> _Work item_: The line containing "Total | 4000 | 29 | |" marks the start, and the last line of the records below marks the end. Print that run exactly and nothing else.
•••
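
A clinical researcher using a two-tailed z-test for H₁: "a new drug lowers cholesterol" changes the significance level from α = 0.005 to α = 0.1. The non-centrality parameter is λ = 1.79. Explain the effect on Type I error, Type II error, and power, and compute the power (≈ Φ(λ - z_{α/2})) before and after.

Increasing α from 0.005 to 0.1:
• Type I error rate increases (α is the Type I rate by definition).
• Critical value moves from z_{α/2} = 2.807 to 1.645, so power = Φ(λ - z_{α/2}) goes from Φ(1.79 - 2.807) = 0.155 to Φ(1.79 - 1.645) = 0.558.
• Type II error rate β = 1 - power therefore decreases (0.845 → 0.442).
Appropriate when false negatives are costly — here, shelving an effective drug — patients miss out on a treatment that would have helped.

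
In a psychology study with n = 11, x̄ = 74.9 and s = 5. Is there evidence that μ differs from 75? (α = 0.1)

t = (x̄ - μ₀)/(s/√n) = (74.9 - 75)/(5/√11) = -0.066. df = 10, critical t = ±1.812. Fail to reject H₀.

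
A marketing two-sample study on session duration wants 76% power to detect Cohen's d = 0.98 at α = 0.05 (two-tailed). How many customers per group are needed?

z_{α/2} = 1.96, z_β = Φ⁻¹(0.76) = 0.706. For large effect (d = 0.98): n per group = 2(z_{α/2} + z_β)²/d² = 2(1.96 + 0.706)²/0.98² = 14.8 → 15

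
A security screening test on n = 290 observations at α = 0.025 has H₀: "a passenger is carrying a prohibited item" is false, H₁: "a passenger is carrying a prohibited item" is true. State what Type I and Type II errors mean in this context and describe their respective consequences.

Type I (false positive): concluding that a passenger is carrying a prohibited item when it is not — detaining an innocent passenger — delay and inconvenience. Type II (false negative): failing to conclude that a passenger is carrying a prohibited item when it is — letting a prohibited item through — security breach. Which is costlier depends on domain priorities and is a judgement call rather than a statistical fact.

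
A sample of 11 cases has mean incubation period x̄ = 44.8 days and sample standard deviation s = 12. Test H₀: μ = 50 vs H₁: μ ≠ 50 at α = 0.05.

t = (x̄ - μ₀)/(s/√n) = (44.8 - 50)/(12/√11) = -1.437. df = 10, critical t = ±2.228. Fail to reject H₀.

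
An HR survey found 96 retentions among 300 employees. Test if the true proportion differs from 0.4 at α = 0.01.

p̂ = 0.32, p₀ = 0.4. z = (p̂ - p₀)/√(p₀(1-p₀)/n) = -2.828. Critical: ±2.576. Reject H₀.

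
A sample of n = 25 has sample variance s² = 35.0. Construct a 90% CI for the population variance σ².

df = 24. χ²_{0.05} = 36.415, χ²_{0.95} = 13.848. CI for σ² = ((n-1)s²/χ²_{α/2}, (n-1)s²/χ²_{1-α/2}) = (24·35.0/36.415, 24·35.0/13.848) = (23.07, 60.66)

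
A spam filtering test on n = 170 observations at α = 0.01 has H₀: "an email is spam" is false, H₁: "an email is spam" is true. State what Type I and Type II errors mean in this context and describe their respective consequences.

Type I (false positive): concluding that an email is spam when it is not — a legitimate email is sent to the spam folder and the user misses it. Type II (false negative): failing to conclude that an email is spam when it is — a spam email lands in the inbox. Which is costlier depends on domain priorities and is a judgement call rather than a statistical fact.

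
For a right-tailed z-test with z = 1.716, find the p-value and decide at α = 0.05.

p = P(Z > 1.716) = 1 - Φ(1.716) ≈ 0.0431. Since p < 0.05, reject H₀ (significant) at α = 0.05.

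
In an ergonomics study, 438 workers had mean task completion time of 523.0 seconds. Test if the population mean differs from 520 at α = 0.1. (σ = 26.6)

z = (x̄ - μ₀)/(σ/√n) = (523.0 - 520)/(26.6/√438) = 2.36. Critical value: ±1.645. Since |2.36| > 1.645, Reject H₀.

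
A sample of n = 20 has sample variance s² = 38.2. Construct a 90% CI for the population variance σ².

df = 19. χ²_{0.05} = 30.144, χ²_{0.95} = 10.117. CI for σ² = ((n-1)s²/χ²_{α/2}, (n-1)s²/χ²_{1-α/2}) = (19·38.2/30.144, 19·38.2/10.117) = (24.08, 71.74)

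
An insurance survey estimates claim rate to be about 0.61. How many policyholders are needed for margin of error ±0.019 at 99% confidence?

n = z²p(1-p)/E² = 2.576²×0.61×0.39/0.019² = 4373.0 → n = 4373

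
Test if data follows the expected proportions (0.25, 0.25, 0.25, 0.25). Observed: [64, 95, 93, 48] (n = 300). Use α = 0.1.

Expected: [75.0, 75.0, 75.0, 75.0]. χ² = 20.987. df = 3, critical = 6.251. Reject H₀.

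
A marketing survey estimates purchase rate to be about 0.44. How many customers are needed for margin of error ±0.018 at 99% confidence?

n = z²p(1-p)/E² = 2.576²×0.44×0.56/0.018² = 5046.5 → n = 5047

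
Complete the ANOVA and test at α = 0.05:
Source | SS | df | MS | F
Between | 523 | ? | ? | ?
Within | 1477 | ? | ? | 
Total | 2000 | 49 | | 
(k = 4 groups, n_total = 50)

df_between = 3, df_within = 46. MS_between = 174.33, MS_within = 32.11. F = 5.429, F_crit ≈ 2.807. Reject H₀.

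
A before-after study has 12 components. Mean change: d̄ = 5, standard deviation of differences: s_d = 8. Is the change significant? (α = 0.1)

t = d̄/(s_d/√n) = 5/(8/√12) = 2.165. df = 11, critical t = ±1.796. Reject H₀.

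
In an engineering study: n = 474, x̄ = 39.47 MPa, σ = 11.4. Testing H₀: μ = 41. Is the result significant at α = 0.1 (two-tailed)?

z = (39.47 - 41)/(11.4/√474) = -2.922. Since |z| > 1.645, significant at α = 0.1.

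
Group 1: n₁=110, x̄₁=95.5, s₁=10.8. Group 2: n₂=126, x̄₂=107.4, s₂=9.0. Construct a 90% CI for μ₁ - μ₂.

Difference = -11.9. SE = √(10.8²/110 + 9.0²/126) = 1.305. CI = (-14.05, -9.75)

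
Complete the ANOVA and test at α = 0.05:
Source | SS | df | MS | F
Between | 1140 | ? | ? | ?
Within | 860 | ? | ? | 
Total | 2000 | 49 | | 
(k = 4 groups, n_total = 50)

df_between = 3, df_within = 46. MS_between = 380.0, MS_within = 18.7. F = 20.326, F_crit ≈ 2.807. Reject H₀.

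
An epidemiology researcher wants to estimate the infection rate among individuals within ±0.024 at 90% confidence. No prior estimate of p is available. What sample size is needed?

Conservative approach: use p = 0.5 (maximizes p(1-p) = 0.25). n = z²(0.25)/E² = 1.645²×0.25/0.024² = 1174.5 → n = 1175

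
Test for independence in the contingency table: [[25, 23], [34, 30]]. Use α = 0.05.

χ² = 0.012. df = 1, critical = 3.841. Fail to reject H₀. No evidence of dependence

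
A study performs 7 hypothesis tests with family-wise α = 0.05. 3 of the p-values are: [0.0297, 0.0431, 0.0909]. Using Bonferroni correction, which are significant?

Bonferroni α = 0.05/7 = 0.00714. None of the given p-values are significant.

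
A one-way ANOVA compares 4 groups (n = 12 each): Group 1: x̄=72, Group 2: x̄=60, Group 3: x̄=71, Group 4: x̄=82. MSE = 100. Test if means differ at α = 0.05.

Grand mean = 71.25. SS_between = 2913.0, MS_between = 971.0. F = 9.71, F_crit ≈ 2.816. Reject H₀.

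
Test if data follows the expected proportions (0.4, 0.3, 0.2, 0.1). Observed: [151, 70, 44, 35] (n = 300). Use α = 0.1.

Expected: [120.0, 90.0, 60.0, 30.0]. χ² = 17.553. df = 3, critical = 6.251. Reject H₀.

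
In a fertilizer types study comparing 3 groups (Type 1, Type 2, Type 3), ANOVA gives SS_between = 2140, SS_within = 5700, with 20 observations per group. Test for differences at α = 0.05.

df_between = 2, df_within = 57. F = MS_between/MS_within = 1070.0/100.0 = 10.7. F_crit ≈ 3.159. Reject H₀. At least one mean differs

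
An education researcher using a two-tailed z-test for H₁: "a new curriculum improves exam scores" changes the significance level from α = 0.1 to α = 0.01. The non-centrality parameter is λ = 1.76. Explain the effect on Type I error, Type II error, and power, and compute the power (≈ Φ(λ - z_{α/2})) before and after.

Decreasing α from 0.1 to 0.01:
• Type I error rate decreases (α is the Type I rate by definition).
• Critical value moves from z_{α/2} = 1.645 to 2.576, so power = Φ(λ - z_{α/2}) goes from Φ(1.76 - 1.645) = 0.546 to Φ(1.76 - 2.576) = 0.207.
• Type II error rate β = 1 - power therefore increases (0.454 → 0.793).
Appropriate when false positives are costly — here, adopting a curriculum that gives no real benefit — disruption for nothing.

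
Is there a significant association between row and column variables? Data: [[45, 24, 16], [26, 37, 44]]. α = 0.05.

χ² = 18.646. df = 2, critical = 5.991. Reject H₀. Variables are dependent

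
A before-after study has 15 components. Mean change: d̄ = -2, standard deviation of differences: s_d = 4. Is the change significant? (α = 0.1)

t = d̄/(s_d/√n) = -2/(4/√15) = -1.936. df = 14, critical t = ±1.761. Reject H₀.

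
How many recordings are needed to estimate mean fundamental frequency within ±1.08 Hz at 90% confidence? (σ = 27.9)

n = (z*σ/E)² = (1.645×27.9/1.08)² = 1805.9 → n = 1806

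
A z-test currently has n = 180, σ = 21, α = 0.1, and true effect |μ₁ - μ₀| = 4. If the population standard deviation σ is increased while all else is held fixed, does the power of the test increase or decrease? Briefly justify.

Power decreases: a larger σ inflates the standard error σ/√n, pulling the sampling distribution under H₁ back toward the critical value.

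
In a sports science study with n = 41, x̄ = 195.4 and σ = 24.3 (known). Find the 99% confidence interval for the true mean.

CI = x̄ ± z*(σ/√n) = 195.4 ± 2.576(24.3/√41) = 195.4 ± 9.78 = (185.62, 205.18)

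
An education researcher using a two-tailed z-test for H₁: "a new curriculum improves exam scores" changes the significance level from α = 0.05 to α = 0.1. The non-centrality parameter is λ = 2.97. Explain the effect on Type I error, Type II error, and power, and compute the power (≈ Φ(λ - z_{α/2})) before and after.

Increasing α from 0.05 to 0.1:
• Type I error rate increases (α is the Type I rate by definition).
• Critical value moves from z_{α/2} = 1.96 to 1.645, so power = Φ(λ - z_{α/2}) goes from Φ(2.97 - 1.96) = 0.844 to Φ(2.97 - 1.645) = 0.907.
• Type II error rate β = 1 - power therefore decreases (0.156 → 0.093).
Appropriate when false negatives are costly — here, keeping the old curriculum when the new one would have helped students.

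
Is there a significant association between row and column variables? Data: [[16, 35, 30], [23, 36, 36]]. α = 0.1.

χ² = 0.707. df = 2, critical = 4.605. Fail to reject H₀. No evidence of dependence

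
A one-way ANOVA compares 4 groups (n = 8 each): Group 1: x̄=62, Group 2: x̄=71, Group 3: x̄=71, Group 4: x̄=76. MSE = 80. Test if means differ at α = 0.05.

Grand mean = 70.0. SS_between = 816.0, MS_between = 272.0. F = 3.4, F_crit ≈ 2.947. Reject H₀.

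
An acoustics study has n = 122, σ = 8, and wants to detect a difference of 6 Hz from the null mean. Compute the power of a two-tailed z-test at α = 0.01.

SE = σ/√n = 8/√122 = 0.724. Non-centrality λ = d/SE = 6/0.724 = 8.284. Power ≈ Φ(λ - z_{α/2}) = Φ(8.284 - 2.576) = Φ(5.708) = 1.0.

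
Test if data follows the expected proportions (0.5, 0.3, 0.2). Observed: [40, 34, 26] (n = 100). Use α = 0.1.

Expected: [50.0, 30.0, 20.0]. χ² = 4.333. df = 2, critical = 4.605. Fail to reject H₀.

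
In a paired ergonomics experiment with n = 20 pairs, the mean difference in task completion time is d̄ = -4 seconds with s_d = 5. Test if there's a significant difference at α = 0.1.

t = d̄/(s_d/√n) = -4/(5/√20) = -3.578. df = 19, critical t = ±1.729. Reject H₀.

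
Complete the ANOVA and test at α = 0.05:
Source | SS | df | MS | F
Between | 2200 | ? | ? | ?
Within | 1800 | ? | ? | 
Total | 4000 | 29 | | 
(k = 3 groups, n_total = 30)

df_between = 2, df_within = 27. MS_between = 1100.0, MS_within = 66.67. F = 16.5, F_crit ≈ 3.354. Reject H₀.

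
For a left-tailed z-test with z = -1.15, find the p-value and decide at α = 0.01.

p = P(Z < -1.15) = Φ(-1.15) ≈ 0.1251. Since p ≥ 0.01, fail to reject H₀ (not significant) at α = 0.01.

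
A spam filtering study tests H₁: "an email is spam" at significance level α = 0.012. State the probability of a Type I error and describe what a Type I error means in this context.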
•••
> _Exercise solution_:
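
Total | 4000 | 29 | | 
(k = 3 groups, n_total = 30)

df_between = 2, df_within = 27. MS_between = 1100.0, MS_within = 66.67. F = 16.5, F_crit ≈ 3.354. Reject H₀.

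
For a left-tailed z-test with z = -1.15, find the p-value and decide at α = 0.01.

p = P(Z < -1.15) = Φ(-1.15) ≈ 0.1251. Since p ≥ 0.01, fail to reject H₀ (not significant) at α = 0.01.

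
A spam filtering study tests H₁: "an email is spam" at significance level α = 0.012. State the probability of a Type I error and describe what a Type I error means in this context.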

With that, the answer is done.